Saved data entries
++++++++++
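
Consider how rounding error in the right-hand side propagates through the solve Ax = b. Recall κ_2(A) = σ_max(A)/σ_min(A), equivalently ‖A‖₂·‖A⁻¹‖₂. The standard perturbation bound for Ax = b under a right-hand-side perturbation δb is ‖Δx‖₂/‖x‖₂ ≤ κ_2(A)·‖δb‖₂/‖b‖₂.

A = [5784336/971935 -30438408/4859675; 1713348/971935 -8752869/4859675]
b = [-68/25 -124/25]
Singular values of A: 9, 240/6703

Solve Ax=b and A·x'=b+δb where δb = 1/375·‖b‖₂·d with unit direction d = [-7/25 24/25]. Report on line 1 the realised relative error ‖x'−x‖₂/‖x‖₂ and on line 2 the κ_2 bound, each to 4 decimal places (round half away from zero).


0.0038
0.6703

from the listed singular values, σ₁ = 9, σ_n = 240/6703
κ_2(A) = 9 / (240/6703) = 251.3625
bound on ‖Δx‖/‖x‖: κ·ε = 251.3625·1/375 = 0.6703
solve Ax = b  →  x = [-81.2048 -76.7241]
‖b‖ = 5.6569, ‖x‖ = 111.7176
with δb = [-0.0042 0.0145], A·Δx = δb → ‖Δx‖ = 0.4213
relative error = 0.0038
realised/bound (from unrounded values) ≈ 0.0056


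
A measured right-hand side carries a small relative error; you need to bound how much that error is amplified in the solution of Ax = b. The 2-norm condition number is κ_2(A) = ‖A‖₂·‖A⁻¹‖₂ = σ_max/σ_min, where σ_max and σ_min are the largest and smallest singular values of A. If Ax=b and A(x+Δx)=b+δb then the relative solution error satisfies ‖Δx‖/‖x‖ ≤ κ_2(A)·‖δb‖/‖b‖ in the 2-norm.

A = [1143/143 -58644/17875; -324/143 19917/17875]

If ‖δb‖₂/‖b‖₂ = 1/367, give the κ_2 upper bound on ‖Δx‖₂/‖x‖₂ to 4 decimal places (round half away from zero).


form AᵀA = [1411425/20449 -2939328/102245; -2939328/102245 6137289/511225] with trace 245106/3025 and determinant 6561/3025
λ_max, λ_min = (245106/3025 ± √59997563136/9150625)/2 = 81, 81/3025
so κ_2 = √(81 / (81/3025)) = 55.0000
κ_2(A)·‖δb‖/‖b‖ = 0.1499

0.1499


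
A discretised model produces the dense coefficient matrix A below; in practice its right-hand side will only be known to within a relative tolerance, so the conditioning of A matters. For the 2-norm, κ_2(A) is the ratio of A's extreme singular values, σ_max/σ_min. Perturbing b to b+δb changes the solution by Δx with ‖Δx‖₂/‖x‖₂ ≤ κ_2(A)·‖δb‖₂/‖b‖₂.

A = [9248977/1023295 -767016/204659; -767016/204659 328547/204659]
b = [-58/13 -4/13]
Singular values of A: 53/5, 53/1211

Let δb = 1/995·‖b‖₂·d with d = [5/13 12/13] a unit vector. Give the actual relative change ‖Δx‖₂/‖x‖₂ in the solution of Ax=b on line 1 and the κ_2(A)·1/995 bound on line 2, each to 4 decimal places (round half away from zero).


largest singular value 53/5, smallest 53/1211
κ_2(A) = (53/5) / (53/1211) = 242.2000
κ_2(A)·‖δb‖/‖b‖ = 0.2434
solve Ax = b  →  x = [-17.9245 -42.0377]
‖b‖ = 4.4721, ‖x‖ = 45.6997
Δx = A⁻¹·δb where δb = 1/995·4.4721·d; ‖Δx‖ = 0.1027
realised ‖Δx‖/‖x‖ = 0.0022
so the bound overstates the realised error by a factor of ≈ 108.3188 (computed from the unrounded values)

0.0022
0.2434


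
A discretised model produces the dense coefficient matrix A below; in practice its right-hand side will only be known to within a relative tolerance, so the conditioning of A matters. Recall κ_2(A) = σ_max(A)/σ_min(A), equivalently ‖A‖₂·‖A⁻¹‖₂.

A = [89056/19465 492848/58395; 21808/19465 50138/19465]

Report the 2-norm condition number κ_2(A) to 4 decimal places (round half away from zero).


42.9375

form AᵀA = [336262400/15155449 1886852000/45466347; 1886852000/45466347 10620940900/136399041] with trace 47222500/471969 and determinant 2560000/471969
char-poly roots: 100 and 25600/471969
κ_2(A) = √(λ_max/λ_min) = √(100 / (25600/471969)) = 42.9375


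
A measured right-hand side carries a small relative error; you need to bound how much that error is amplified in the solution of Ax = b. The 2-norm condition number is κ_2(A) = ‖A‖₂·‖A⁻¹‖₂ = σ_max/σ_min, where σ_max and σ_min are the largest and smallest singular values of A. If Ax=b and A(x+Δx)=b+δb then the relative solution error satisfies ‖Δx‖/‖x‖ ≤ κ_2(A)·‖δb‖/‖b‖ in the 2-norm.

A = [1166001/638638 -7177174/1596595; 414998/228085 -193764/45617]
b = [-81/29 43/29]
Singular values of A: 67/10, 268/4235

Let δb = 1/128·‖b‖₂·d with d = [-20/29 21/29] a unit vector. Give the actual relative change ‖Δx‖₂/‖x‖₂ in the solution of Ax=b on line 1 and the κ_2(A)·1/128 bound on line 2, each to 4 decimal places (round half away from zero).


0.0082
0.8271

σ_max = 67/10, σ_min = 268/4235
κ = σ_max/σ_min = (67/10)/(268/4235) = 105.8750
perturbation bound = 105.8750·1/128 = 0.8271
solve Ax = b  →  x = [43.7026 18.3711]
2-norm of b is 3.1623; of x, 47.4070
δb = ε·‖b‖·d = [-0.0170 0.0179]; solving A·Δx = δb gives ‖Δx‖ = 0.3904
relative error = 0.0082
tightness: 0.0082 against a bound of 0.8271 (unrounded ratio ≈ 0.0100)


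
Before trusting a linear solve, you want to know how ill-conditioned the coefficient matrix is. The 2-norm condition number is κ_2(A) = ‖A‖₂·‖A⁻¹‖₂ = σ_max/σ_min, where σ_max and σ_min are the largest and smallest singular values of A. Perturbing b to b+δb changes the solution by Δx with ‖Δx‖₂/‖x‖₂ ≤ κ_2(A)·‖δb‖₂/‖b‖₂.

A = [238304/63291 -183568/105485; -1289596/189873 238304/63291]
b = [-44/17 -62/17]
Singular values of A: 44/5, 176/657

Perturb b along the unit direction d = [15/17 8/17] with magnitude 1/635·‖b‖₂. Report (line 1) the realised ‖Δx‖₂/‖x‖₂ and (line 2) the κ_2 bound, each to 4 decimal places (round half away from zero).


0.0018
0.0517

σ_max = 44/5, σ_min = 176/657
κ = σ_max/σ_min = (44/5)/(176/657) = 32.8500
bound on ‖Δx‖/‖x‖: κ·ε = 32.8500·1/635 = 0.0517
solve Ax = b  →  x = [-6.8262 -13.2821]
2-norm of b is 4.4721; of x, 14.9335
δb = ε·‖b‖·d = [0.0062 0.0033]; solving A·Δx = δb gives ‖Δx‖ = 0.0263
relative error = 0.0018
tightness: 0.0018 against a bound of 0.0517 (unrounded ratio ≈ 0.0340)


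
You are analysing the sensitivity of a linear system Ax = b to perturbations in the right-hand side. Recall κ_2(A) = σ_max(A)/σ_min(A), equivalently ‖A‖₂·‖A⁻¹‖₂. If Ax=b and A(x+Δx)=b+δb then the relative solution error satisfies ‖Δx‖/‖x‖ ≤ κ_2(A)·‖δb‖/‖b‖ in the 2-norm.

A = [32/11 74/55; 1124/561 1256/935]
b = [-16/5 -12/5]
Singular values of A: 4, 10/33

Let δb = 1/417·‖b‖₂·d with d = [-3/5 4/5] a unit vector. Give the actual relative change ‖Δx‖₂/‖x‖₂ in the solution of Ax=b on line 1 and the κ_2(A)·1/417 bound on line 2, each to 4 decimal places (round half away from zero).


0.0317
0.0317

from the listed singular values, σ₁ = 4, σ_n = 10/33
κ = σ_max/σ_min = 4/(10/33) = 13.2000
perturbation bound = 13.2000·1/417 = 0.0317
solve Ax = b  →  x = [-0.8824 -0.4706]
2-norm of b is 4.0000; of x, 1.0000
re-solving with b+δb shifts x by Δx of norm 0.0317
realised ‖Δx‖/‖x‖ = 0.0317
so the bound is sharp here: realised error equals the bound


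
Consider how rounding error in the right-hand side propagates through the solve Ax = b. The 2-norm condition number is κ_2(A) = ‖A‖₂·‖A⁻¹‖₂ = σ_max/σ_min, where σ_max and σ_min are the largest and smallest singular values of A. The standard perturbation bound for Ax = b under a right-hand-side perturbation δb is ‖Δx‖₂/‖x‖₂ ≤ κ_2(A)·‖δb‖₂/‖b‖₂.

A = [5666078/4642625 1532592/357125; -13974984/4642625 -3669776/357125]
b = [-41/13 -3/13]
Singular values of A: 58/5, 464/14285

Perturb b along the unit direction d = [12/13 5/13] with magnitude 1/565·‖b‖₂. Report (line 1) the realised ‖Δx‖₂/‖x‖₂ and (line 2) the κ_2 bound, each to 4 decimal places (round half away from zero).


σ_max = 58/5, σ_min = 464/14285
κ = σ_max/σ_min = (58/5)/(464/14285) = 357.1250
worst-case relative error ≤ 357.1250 × 1/565 = 0.6321
solve Ax = b  →  x = [88.6414 -25.9435]
2-norm of b is 3.1623; of x, 92.3600
Δx = A⁻¹·δb where δb = 1/565·3.1623·d; ‖Δx‖ = 0.1723
relative error = 0.0019
realised/bound (from unrounded values) ≈ 0.0030

0.0019
0.6321


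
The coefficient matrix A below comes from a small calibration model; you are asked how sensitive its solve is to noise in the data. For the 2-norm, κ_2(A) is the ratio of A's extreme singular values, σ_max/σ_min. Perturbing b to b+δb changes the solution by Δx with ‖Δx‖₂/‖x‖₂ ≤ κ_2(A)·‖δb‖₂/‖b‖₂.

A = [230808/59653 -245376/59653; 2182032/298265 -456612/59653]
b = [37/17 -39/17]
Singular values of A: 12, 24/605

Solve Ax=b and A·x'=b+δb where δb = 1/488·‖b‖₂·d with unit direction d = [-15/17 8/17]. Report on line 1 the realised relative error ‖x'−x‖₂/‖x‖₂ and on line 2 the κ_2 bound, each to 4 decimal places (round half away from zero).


from the listed singular values, σ₁ = 12, σ_n = 24/605
κ = σ_max/σ_min = 12/(24/605) = 302.5000
worst-case relative error ≤ 302.5000 × 1/488 = 0.6199
solve Ax = b  →  x = [-54.8204 -52.0948]
‖b‖ = 3.1623, ‖x‖ = 75.6250
δb = ε·‖b‖·d = [-0.0057 0.0030]; solving A·Δx = δb gives ‖Δx‖ = 0.1634
realised ‖Δx‖/‖x‖ = 0.0022
so the bound overstates the realised error by a factor of ≈ 286.9769 (computed from the unrounded values)

0.0022
0.6199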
++++++++++
* How to complete this task:
Emit only the final stretch of the records: the line containing "b = [37/17 -39/17]" through the end, each line exactly as it stands.

* Exercise response:
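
b = [37/17 -39/17]
Singular values of A: 12, 24/605

Solve Ax=b and A·x'=b+δb where δb = 1/488·‖b‖₂·d with unit direction d = [-15/17 8/17]. Report on line 1 the realised relative error ‖x'−x‖₂/‖x‖₂ and on line 2 the κ_2 bound, each to 4 decimal places (round half away from zero).


from the listed singular values, σ₁ = 12, σ_n = 24/605
κ = σ_max/σ_min = 12/(24/605) = 302.5000
worst-case relative error ≤ 302.5000 × 1/488 = 0.6199
solve Ax = b  →  x = [-54.8204 -52.0948]
‖b‖ = 3.1623, ‖x‖ = 75.6250
δb = ε·‖b‖·d = [-0.0057 0.0030]; solving A·Δx = δb gives ‖Δx‖ = 0.1634
realised ‖Δx‖/‖x‖ = 0.0022
so the bound overstates the realised error by a factor of ≈ 286.9769 (computed from the unrounded values)

0.0022
0.6199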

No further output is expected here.